What you will do. In the entries below, find every line with the string "false" and copy it.

##### Records to process

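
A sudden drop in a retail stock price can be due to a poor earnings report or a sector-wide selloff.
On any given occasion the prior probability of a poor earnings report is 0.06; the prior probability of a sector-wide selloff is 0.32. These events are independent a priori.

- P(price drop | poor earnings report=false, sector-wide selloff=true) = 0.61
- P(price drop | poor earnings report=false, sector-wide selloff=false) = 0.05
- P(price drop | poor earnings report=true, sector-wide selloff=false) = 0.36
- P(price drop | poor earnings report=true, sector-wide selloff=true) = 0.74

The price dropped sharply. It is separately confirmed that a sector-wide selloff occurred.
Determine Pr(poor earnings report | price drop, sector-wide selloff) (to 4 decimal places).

For the numerator, keep only poor earnings report=true terms: 0.74·0.06 = 0.044400
Normalizer over all consistent configurations: 0.61·0.94 + 0.74·0.06 = 0.617800
Posterior = 0.044400 / 0.617800 ≈ 0.0719

Pr(poor earnings report | price drop, sector-wide selloff) ≈ 0.0719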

##########

Solved exercise.
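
- P(price drop | poor earnings report=false, sector-wide selloff=true) = 0.61
- P(price drop | poor earnings report=false, sector-wide selloff=false) = 0.05
- P(price drop | poor earnings report=true, sector-wide selloff=false) = 0.36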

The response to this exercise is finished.